TASK ITEM >>
From the line with "A = [-10, -9, 20, 4, -8, -4]" through the line with "For each index", repeat the entries verbatim, both end lines included, and add nothing.

DATA SECTION >>
========================================

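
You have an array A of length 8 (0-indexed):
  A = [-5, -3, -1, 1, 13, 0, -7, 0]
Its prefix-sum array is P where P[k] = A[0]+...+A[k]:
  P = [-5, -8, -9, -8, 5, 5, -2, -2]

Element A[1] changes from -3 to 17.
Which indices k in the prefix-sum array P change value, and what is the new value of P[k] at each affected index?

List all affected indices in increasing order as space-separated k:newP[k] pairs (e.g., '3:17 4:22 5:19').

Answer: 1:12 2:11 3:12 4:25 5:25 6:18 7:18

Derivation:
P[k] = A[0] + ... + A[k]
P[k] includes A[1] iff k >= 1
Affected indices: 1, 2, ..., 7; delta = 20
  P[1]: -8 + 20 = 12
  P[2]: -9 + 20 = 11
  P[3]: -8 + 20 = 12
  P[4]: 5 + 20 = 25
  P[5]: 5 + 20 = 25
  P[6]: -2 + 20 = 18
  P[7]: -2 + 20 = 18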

========================================

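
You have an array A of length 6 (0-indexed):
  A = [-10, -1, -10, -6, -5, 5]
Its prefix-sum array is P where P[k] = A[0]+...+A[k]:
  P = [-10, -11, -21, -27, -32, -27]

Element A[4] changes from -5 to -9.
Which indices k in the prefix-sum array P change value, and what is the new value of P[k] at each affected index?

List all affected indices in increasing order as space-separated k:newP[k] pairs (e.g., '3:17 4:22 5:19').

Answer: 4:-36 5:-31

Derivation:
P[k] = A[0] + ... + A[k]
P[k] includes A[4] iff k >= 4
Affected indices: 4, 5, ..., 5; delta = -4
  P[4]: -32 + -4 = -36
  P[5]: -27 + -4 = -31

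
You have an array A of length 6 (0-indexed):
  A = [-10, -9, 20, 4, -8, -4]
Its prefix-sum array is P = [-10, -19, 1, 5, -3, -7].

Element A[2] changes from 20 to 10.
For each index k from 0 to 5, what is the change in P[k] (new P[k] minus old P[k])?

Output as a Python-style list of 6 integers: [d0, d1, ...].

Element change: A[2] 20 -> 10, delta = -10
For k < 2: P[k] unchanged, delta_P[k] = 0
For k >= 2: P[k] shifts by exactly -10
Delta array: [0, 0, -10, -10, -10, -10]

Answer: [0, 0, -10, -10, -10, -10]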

========================================

TASK RESPONSE >>
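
  A = [-10, -9, 20, 4, -8, -4]
Its prefix-sum array is P = [-10, -19, 1, 5, -3, -7].

Element A[2] changes from 20 to 10.
For each index k from 0 to 5, what is the change in P[k] (new P[k] minus old P[k])?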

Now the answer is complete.